***** DATASET EXCERPTS *****

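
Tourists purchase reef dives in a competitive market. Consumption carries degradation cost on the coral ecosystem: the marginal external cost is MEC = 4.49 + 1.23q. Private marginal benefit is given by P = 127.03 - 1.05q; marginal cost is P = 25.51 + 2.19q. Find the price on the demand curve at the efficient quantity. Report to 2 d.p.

Social marginal benefit = demand − MEC = 122.54 - 2.28q.
Set SMB = MC: 122.54 - 2.28q = 25.51 + 2.19q → q* = 21.7069.
Consumer price on the demand curve at q*: 127.03 − 1.05×21.7069 = 104.2378.

P = 104.24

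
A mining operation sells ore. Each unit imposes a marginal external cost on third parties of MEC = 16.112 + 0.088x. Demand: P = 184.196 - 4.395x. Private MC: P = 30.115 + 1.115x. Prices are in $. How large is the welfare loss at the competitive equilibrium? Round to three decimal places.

DWL = $30.810

Market equilibrium (private): 30.115 + 1.115x = 184.196 - 4.395x → x_m = 27.9639.
Social marginal cost = private MC + MEC = 46.227 + 1.203x.
Set SMC = demand: 46.227 + 1.203x = 184.196 - 4.395x → x* = 24.6461.
The loss is the area between SMC and demand from x* to x_m; with linear curves that's a triangle of height MEC(x_m).
DWL = ½ × 3.3178 × 18.5728 = 30.8104.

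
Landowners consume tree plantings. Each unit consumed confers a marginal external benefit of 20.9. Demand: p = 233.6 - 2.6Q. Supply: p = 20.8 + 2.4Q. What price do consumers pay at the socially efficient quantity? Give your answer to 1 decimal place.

P = 112.1

Social marginal benefit = demand + MEB = 254.5 - 2.6Q.
Set SMB = MC: 254.5 - 2.6Q = 20.8 + 2.4Q → Q* = 46.7400.
Consumer price on the demand curve at Q*: 233.6 − 2.6×46.7400 = 112.0760.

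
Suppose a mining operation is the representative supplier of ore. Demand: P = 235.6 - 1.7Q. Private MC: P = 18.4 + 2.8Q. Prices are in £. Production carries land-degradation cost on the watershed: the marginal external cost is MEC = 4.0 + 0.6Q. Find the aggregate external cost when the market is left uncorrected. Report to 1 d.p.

£892.0

Market equilibrium (private): 18.4 + 2.8Q = 235.6 - 1.7Q → Q_m = 48.2667.
Total external cost = ∫₀^{Q_m} (4.0 + 0.6Q) dQ = 4.0×48.2667 + ½×0.6×48.2667² = 891.9691.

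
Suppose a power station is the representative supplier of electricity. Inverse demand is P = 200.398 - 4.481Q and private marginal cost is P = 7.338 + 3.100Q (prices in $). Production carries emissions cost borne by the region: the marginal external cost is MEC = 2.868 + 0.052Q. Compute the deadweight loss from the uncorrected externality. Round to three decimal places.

DWL = $1.151

Market equilibrium (private): 7.338 + 3.100Q = 200.398 - 4.481Q → Q_m = 25.4663.
Social marginal cost = private MC + MEC = 10.206 + 3.152Q.
Set SMC = demand: 10.206 + 3.152Q = 200.398 - 4.481Q → Q* = 24.9171.
The welfare-loss triangle has base |Q_m − Q*| and height MEC(Q_m) (the vertical gap between SMC and demand is zero at Q* and MEC at Q_m).
DWL = ½ × 0.5492 × 4.1922 = 1.1512.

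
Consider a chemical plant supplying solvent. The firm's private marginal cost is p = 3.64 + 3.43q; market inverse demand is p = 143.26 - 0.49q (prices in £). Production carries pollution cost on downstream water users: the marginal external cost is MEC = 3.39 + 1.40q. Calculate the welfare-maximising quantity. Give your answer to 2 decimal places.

q* = 25.61

Social marginal cost = private MC + MEC = 7.03 + 4.83q.
Set SMC = demand: 7.03 + 4.83q = 143.26 - 0.49q → q* = 25.6071.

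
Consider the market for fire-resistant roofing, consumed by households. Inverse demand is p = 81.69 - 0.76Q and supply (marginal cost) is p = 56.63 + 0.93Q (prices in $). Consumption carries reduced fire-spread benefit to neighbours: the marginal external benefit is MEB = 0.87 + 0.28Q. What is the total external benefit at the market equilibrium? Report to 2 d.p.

Market equilibrium (private): 56.63 + 0.93Q = 81.69 - 0.76Q → Q_m = 14.8284.
Total external benefit = ∫₀^{Q_m} (0.87 + 0.28Q) dQ = 0.87×14.8284 + ½×0.28×14.8284² = 43.6841.

$43.68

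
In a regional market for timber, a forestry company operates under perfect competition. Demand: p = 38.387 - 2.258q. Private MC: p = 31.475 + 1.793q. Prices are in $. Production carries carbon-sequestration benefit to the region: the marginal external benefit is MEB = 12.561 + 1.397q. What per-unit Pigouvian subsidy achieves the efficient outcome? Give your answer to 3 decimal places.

Social marginal cost = private MC − MEB = 18.914 + 0.396q.
Set SMC = demand: 18.914 + 0.396q = 38.387 - 2.258q → q* = 7.3372.
The Pigouvian subsidy equals MEB at q*: 12.561 + 1.397×7.3372 = 22.8111.

subsidy = $22.811 per unit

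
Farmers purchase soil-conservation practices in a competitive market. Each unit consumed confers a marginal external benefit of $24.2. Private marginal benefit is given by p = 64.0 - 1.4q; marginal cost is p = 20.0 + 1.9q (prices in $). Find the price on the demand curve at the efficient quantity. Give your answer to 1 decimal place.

Social marginal benefit = demand + MEB = 88.2 - 1.4q.
Set SMB = MC: 88.2 - 1.4q = 20.0 + 1.9q → q* = 20.6667.
Consumer price on the demand curve at q*: 64.0 − 1.4×20.6667 = 35.0666.

P = $35.1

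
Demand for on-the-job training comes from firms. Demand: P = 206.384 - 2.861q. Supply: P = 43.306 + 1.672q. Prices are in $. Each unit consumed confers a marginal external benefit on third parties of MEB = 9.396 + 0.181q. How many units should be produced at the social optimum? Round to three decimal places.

q* = 39.631

Social marginal benefit = demand + MEB = 215.780 - 2.680q.
Set SMB = MC: 215.780 - 2.680q = 43.306 + 1.672q → q* = 39.6310.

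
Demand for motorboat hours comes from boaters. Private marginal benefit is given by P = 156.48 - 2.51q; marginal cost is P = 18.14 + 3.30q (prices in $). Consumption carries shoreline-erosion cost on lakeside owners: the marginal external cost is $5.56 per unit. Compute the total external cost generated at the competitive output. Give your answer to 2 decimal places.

Market equilibrium (private): 18.14 + 3.30q = 156.48 - 2.51q → q_m = 23.8107.
Total external cost = MEC × q_m = 5.56 × 23.8107 = 132.3875.

$132.39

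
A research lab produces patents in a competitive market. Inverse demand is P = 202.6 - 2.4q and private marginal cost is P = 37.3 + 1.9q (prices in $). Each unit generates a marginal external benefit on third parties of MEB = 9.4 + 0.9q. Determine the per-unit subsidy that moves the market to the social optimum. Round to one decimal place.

Social marginal cost = private MC − MEB = 27.9 + q.
Set SMC = demand: 27.9 + q = 202.6 - 2.4q → q* = 51.3824.
The Pigouvian subsidy equals MEB at q*: 9.4 + 0.9×51.3824 = 55.6442.

subsidy = $55.6 per unit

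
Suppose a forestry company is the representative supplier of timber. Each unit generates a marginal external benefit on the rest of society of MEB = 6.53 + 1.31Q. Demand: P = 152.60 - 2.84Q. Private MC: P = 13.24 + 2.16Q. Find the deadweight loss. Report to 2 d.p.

Market equilibrium (private): 13.24 + 2.16Q = 152.60 - 2.84Q → Q_m = 27.8720.
Social marginal cost = private MC − MEB = 6.71 + 0.85Q.
Set SMC = demand: 6.71 + 0.85Q = 152.60 - 2.84Q → Q* = 39.5366.
The loss is the area between SMC and demand from Q* to Q_m; with linear curves that's a triangle of height MEB(Q_m).
DWL = ½ × 11.6646 × 43.0423 = 251.0356.

DWL = 251.04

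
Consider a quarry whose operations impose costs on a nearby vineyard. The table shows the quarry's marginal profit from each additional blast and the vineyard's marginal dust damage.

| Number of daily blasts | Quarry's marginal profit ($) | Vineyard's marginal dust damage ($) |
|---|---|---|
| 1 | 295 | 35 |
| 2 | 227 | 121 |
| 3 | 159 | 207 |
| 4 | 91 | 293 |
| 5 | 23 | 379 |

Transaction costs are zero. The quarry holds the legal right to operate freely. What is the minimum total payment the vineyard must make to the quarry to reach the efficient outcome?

$273

Left alone the quarry would choose level 5 (marginal profit stays positive).
Efficient level: k* = 2 (marginal profit ≥ marginal dust damage through 2).
The vineyard must at least cover the quarry's forgone profit from cutting 5→2: 159 + 91 + 23 = 273.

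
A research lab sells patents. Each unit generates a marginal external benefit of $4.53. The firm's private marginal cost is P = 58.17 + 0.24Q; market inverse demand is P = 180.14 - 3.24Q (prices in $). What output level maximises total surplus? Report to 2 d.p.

Social marginal cost = private MC − MEB = 53.64 + 0.24Q.
Set SMC = demand: 53.64 + 0.24Q = 180.14 - 3.24Q → Q* = 36.3506.

Q* = 36.35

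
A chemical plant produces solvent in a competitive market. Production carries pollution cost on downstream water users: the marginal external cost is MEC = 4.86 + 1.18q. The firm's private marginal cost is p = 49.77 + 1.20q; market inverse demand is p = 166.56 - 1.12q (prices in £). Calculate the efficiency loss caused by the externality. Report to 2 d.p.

Market equilibrium (private): 49.77 + 1.20q = 166.56 - 1.12q → q_m = 50.3405.
Social marginal cost = private MC + MEC = 54.63 + 2.38q.
Set SMC = demand: 54.63 + 2.38q = 166.56 - 1.12q → q* = 31.9800.
The loss is the area between SMC and demand from q* to q_m; with linear curves that's a triangle of height MEC(q_m).
DWL = ½ × 18.3605 × 64.2618 = 589.9394.

DWL = £589.94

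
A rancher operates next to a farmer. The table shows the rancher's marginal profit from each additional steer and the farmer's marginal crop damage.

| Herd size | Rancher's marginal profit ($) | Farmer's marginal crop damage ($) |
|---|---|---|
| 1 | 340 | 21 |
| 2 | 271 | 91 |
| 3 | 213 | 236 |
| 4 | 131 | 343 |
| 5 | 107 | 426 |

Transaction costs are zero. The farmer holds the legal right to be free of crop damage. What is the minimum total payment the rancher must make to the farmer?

Efficient level: marginal profit ≥ marginal crop damage through level 2, so k* = 2.
With the farmer holding the right, the rancher must at least compensate total damage at k*: 21 + 91 = 112.

$112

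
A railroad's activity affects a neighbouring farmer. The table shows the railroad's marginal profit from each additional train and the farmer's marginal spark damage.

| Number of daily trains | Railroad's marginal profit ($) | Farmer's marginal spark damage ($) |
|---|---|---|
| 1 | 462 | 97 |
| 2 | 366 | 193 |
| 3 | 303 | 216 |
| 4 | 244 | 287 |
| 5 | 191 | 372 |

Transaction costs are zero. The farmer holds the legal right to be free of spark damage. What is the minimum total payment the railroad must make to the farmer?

Efficient level: marginal profit ≥ marginal spark damage through level 3, so k* = 3.
With the farmer holding the right, the railroad must at least compensate total damage at k*: 97 + 193 + 216 = 506.

$506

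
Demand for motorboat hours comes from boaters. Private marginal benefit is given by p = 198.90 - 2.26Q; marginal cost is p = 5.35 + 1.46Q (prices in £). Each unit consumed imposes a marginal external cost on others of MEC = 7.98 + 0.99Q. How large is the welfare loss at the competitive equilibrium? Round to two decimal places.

Market equilibrium (private): 5.35 + 1.46Q = 198.90 - 2.26Q → Q_m = 52.0296.
Social marginal benefit = demand − MEC = 190.92 - 3.25Q.
Set SMB = MC: 190.92 - 3.25Q = 5.35 + 1.46Q → Q* = 39.3992.
The loss is the area between SMB and MC from Q* to Q_m; with linear curves that's a triangle of height MEC(Q_m).
DWL = ½ × 12.6304 × 59.4893 = 375.6868.

DWL = £375.69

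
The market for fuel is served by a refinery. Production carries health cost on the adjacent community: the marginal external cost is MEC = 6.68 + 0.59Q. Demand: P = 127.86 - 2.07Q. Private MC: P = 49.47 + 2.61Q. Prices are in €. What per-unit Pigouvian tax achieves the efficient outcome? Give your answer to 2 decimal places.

tax = €14.71 per unit

Social marginal cost = private MC + MEC = 56.15 + 3.20Q.
Set SMC = demand: 56.15 + 3.20Q = 127.86 - 2.07Q → Q* = 13.6072.
The Pigouvian tax equals MEC at Q*: 6.68 + 0.59×13.6072 = 14.7082.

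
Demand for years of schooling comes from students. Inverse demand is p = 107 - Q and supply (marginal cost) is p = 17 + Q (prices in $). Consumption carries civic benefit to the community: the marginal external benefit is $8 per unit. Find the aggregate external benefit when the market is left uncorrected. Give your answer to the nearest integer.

Market equilibrium (private): 17 + Q = 107 - Q → Q_m = 45.0000.
Total external benefit = MEB × Q_m = 8 × 45.0000 = 360.0000.

$360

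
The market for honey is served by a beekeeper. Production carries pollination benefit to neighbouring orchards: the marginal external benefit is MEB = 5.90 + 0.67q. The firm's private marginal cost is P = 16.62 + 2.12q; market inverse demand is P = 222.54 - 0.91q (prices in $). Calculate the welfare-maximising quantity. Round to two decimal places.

Social marginal cost = private MC − MEB = 10.72 + 1.45q.
Set SMC = demand: 10.72 + 1.45q = 222.54 - 0.91q → q* = 89.7542.

q* = 89.75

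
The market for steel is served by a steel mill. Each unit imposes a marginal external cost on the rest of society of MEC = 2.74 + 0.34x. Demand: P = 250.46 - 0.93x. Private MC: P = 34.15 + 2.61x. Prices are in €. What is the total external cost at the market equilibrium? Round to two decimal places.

Market equilibrium (private): 34.15 + 2.61x = 250.46 - 0.93x → x_m = 61.1045.
Total external cost = ∫₀^{x_m} (2.74 + 0.34x) dx = 2.74×61.1045 + ½×0.34×61.1045² = 802.1655.

€802.17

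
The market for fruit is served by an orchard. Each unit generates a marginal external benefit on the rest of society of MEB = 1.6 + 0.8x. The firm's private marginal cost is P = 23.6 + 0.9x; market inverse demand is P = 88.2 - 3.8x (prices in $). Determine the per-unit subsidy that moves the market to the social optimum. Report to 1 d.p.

subsidy = $15.2 per unit

Social marginal cost = private MC − MEB = 22.0 + 0.1x.
Set SMC = demand: 22.0 + 0.1x = 88.2 - 3.8x → x* = 16.9744.
The Pigouvian subsidy equals MEB at x*: 1.6 + 0.8×16.9744 = 15.1795.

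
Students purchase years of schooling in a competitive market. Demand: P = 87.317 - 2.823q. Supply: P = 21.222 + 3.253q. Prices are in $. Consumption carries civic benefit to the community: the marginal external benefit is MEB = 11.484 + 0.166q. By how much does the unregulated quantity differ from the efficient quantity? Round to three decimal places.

2.249 units

Market equilibrium (private): 21.222 + 3.253q = 87.317 - 2.823q → q_m = 10.8780.
Social marginal benefit = demand + MEB = 98.801 - 2.657q.
Set SMB = MC: 98.801 - 2.657q = 21.222 + 3.253q → q* = 13.1267.
Gap = |10.8780 − 13.1267| = 2.2487.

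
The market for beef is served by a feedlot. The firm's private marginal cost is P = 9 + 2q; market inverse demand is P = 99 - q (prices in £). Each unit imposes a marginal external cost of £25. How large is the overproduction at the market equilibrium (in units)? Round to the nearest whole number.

8 units

Market equilibrium (private): 9 + 2q = 99 - q → q_m = 30.0000.
Social marginal cost = private MC + MEC = 34 + 2q.
Set SMC = demand: 34 + 2q = 99 - q → q* = 21.6667.
Gap = |30.0000 − 21.6667| = 8.3333.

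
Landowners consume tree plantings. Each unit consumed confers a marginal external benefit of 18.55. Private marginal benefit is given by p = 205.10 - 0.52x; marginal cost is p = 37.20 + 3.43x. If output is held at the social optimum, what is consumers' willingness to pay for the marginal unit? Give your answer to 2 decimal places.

Social marginal benefit = demand + MEB = 223.65 - 0.52x.
Set SMB = MC: 223.65 - 0.52x = 37.20 + 3.43x → x* = 47.2025.
Consumer price on the demand curve at x*: 205.10 − 0.52×47.2025 = 180.5547.

P = 180.55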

*****

ACTION ITEM: From the listing, reproduce every line where the word "shows" is present.

EXERCISE OUTPUT:
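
Consider a quarry whose operations impose costs on a nearby vineyard. The table shows the quarry's marginal profit from each additional blast and the vineyard's marginal dust damage.
A rancher operates next to a farmer. The table shows the rancher's marginal profit from each additional steer and the farmer's marginal crop damage.
A railroad's activity affects a neighbouring farmer. The table shows the railroad's marginal profit from each additional train and the farmer's marginal spark damage.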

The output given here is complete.